* _ASSIGNMENT_:
What comes back must be the data itself, retyped exactly.

* _AVAILABLE DATA_:
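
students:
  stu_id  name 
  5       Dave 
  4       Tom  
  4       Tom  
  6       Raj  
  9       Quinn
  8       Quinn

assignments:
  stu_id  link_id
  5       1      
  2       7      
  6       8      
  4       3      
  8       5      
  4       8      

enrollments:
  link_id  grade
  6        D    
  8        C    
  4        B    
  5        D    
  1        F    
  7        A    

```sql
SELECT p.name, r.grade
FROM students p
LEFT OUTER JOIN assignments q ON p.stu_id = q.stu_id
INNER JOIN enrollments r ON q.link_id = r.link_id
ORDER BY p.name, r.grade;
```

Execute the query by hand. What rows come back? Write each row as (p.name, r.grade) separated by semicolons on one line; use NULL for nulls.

(Dave, F); (Quinn, D); (Raj, C); (Tom, C); (Tom, C)

Evaluate left to right. First `students p LEFT JOIN assignments q` on stu_id: 8 row(s).
Then INNER JOIN `enrollments r` on link_id: keep only rows whose q.link_id appears in r.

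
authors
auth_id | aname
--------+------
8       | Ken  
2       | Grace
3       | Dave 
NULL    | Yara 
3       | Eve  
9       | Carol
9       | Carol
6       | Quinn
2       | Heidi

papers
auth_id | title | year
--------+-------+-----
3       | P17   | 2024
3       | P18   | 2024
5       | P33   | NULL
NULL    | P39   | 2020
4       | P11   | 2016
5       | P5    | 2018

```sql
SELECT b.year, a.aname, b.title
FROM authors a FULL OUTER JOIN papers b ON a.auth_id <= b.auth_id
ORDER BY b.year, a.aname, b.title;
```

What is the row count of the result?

FULL OUTER JOIN keeps every row from both sides; unmatched rows get NULL for the other side's columns.
Matching on a.auth_id <= b.auth_id. A NULL in a compared column never satisfies the condition.
- a (auth_id=8) has no partner → padded with NULL.
- a (auth_id=2) pairs with 5 row(s) of b.
- a (auth_id=3) pairs with 5 row(s) of b.
- a (auth_id=NULL) has no partner → padded with NULL.
- a (auth_id=3) pairs with 5 row(s) of b.
- a (auth_id=9) has no partner → padded with NULL.
- a (auth_id=9) has no partner → padded with NULL.
- a (auth_id=6) has no partner → padded with NULL.
- a (auth_id=2) pairs with 5 row(s) of b.
- plus 1 unmatched b row(s), each kept with NULL a columns.
Total: 20 matched + 6 padded = 26 rows.

26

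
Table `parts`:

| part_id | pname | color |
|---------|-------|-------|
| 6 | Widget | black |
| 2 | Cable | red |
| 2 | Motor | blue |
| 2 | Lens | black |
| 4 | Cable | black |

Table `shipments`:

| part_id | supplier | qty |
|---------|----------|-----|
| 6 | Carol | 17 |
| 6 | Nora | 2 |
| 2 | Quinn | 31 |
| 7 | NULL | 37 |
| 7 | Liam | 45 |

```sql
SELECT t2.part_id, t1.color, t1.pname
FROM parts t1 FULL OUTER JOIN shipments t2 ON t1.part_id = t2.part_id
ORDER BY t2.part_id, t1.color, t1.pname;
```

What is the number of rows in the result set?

8

FULL OUTER JOIN keeps every row from both sides; unmatched rows get NULL for the other side's columns.
Matching on t1.part_id = t2.part_id.
- t1 (part_id=6) pairs with 2 row(s) of t2.
- t1 (part_id=2) pairs with 1 row(s) of t2.
- t1 (part_id=2) pairs with 1 row(s) of t2.
- t1 (part_id=2) pairs with 1 row(s) of t2.
- t1 (part_id=4) has no partner → padded with NULL.
- plus 2 unmatched t2 row(s), each kept with NULL t1 columns.
Total: 5 matched + 3 padded = 8 rows.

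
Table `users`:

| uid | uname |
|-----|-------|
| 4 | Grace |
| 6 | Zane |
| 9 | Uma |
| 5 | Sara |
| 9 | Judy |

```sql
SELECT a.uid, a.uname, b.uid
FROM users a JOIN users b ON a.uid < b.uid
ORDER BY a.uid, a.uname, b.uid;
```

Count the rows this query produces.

9

INNER JOIN keeps only pairs where the ON condition holds.
Matching on a.uid < b.uid.
- a (uid=4) pairs with 4 row(s) of b.
- a (uid=6) pairs with 2 row(s) of b.
- a (uid=9) has no partner → excluded.
- a (uid=5) pairs with 3 row(s) of b.
- a (uid=9) has no partner → excluded.
Total: 9 rows.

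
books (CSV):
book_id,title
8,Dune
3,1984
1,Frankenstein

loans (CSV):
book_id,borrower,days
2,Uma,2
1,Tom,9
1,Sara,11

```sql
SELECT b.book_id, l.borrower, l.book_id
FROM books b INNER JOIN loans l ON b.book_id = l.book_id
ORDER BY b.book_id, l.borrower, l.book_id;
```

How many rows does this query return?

2

INNER JOIN keeps only pairs where the ON condition holds.
Matching on b.book_id = l.book_id.
Matched pairs: 2.
Total: 2 rows.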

* _EXERCISE SOLUTION_:
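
students:
  stu_id  name 
  5       Dave 
  4       Tom  
  4       Tom  
  6       Raj  
  9       Quinn
  8       Quinn

assignments:
  stu_id  link_id
  5       1      
  2       7      
  6       8      
  4       3      
  8       5      
  4       8      

enrollments:
  link_id  grade
  6        D    
  8        C    
  4        B    
  5        D    
  1        F    
  7        A    

```sql
SELECT p.name, r.grade
FROM students p
LEFT OUTER JOIN assignments q ON p.stu_id = q.stu_id
INNER JOIN enrollments r ON q.link_id = r.link_id
ORDER BY p.name, r.grade;
```

Execute the query by hand. What rows come back? Write each row as (p.name, r.grade) separated by semicolons on one line; use NULL for nulls.

(Dave, F); (Quinn, D); (Raj, C); (Tom, C); (Tom, C)

Evaluate left to right. First `students p LEFT JOIN assignments q` on stu_id: 8 row(s).
Then INNER JOIN `enrollments r` on link_id: keep only rows whose q.link_id appears in r.

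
authors
auth_id | aname
--------+------
8       | Ken  
2       | Grace
3       | Dave 
NULL    | Yara 
3       | Eve  
9       | Carol
9       | Carol
6       | Quinn
2       | Heidi

papers
auth_id | title | year
--------+-------+-----
3       | P17   | 2024
3       | P18   | 2024
5       | P33   | NULL
NULL    | P39   | 2020
4       | P11   | 2016
5       | P5    | 2018

```sql
SELECT b.year, a.aname, b.title
FROM authors a FULL OUTER JOIN papers b ON a.auth_id <= b.auth_id
ORDER BY b.year, a.aname, b.title;
```

What is the row count of the result?

FULL OUTER JOIN keeps every row from both sides; unmatched rows get NULL for the other side's columns.
Matching on a.auth_id <= b.auth_id. A NULL in a compared column never satisfies the condition.
- a (auth_id=8) has no partner → padded with NULL.
- a (auth_id=2) pairs with 5 row(s) of b.
- a (auth_id=3) pairs with 5 row(s) of b.
- a (auth_id=NULL) has no partner → padded with NULL.
- a (auth_id=3) pairs with 5 row(s) of b.
- a (auth_id=9) has no partner → padded with NULL.
- a (auth_id=9) has no partner → padded with NULL.
- a (auth_id=6) has no partner → padded with NULL.
- a (auth_id=2) pairs with 5 row(s) of b.
- plus 1 unmatched b row(s), each kept with NULL a columns.
Total: 20 matched + 6 padded = 26 rows.

26

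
Table `parts`:

| part_id | pname | color |
|---------|-------|-------|
| 6 | Widget | black |
| 2 | Cable | red |
| 2 | Motor | blue |
| 2 | Lens | black |
| 4 | Cable | black |

Table `shipments`:

| part_id | supplier | qty |
|---------|----------|-----|
| 6 | Carol | 17 |
| 6 | Nora | 2 |
| 2 | Quinn | 31 |
| 7 | NULL | 37 |
| 7 | Liam | 45 |

```sql
SELECT t2.part_id, t1.color, t1.pname
FROM parts t1 FULL OUTER JOIN shipments t2 ON t1.part_id = t2.part_id
ORDER BY t2.part_id, t1.color, t1.pname;
```

What is the number of rows in the result set?

8

FULL OUTER JOIN keeps every row from both sides; unmatched rows get NULL for the other side's columns.
Matching on t1.part_id = t2.part_id.
- t1 (part_id=6) pairs with 2 row(s) of t2.
- t1 (part_id=2) pairs with 1 row(s) of t2.
- t1 (part_id=2) pairs with 1 row(s) of t2.
- t1 (part_id=2) pairs with 1 row(s) of t2.
- t1 (part_id=4) has no partner → padded with NULL.
- plus 2 unmatched t2 row(s), each kept with NULL t1 columns.
Total: 5 matched + 3 padded = 8 rows.

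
Table `users`:

| uid | uname |
|-----|-------|
| 4 | Grace |
| 6 | Zane |
| 9 | Uma |
| 5 | Sara |
| 9 | Judy |

```sql
SELECT a.uid, a.uname, b.uid
FROM users a JOIN users b ON a.uid < b.uid
ORDER BY a.uid, a.uname, b.uid;
```

Count the rows this query produces.

9

INNER JOIN keeps only pairs where the ON condition holds.
Matching on a.uid < b.uid.
- a (uid=4) pairs with 4 row(s) of b.
- a (uid=6) pairs with 2 row(s) of b.
- a (uid=9) has no partner → excluded.
- a (uid=5) pairs with 3 row(s) of b.
- a (uid=9) has no partner → excluded.
Total: 9 rows.

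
books (CSV):
book_id,title
8,Dune
3,1984
1,Frankenstein

loans (CSV):
book_id,borrower,days
2,Uma,2
1,Tom,9
1,Sara,11

```sql
SELECT b.book_id, l.borrower, l.book_id
FROM books b INNER JOIN loans l ON b.book_id = l.book_id
ORDER BY b.book_id, l.borrower, l.book_id;
```

How many rows does this query return?

2

INNER JOIN keeps only pairs where the ON condition holds.
Matching on b.book_id = l.book_id.
Matched pairs: 2.
Total: 2 rows.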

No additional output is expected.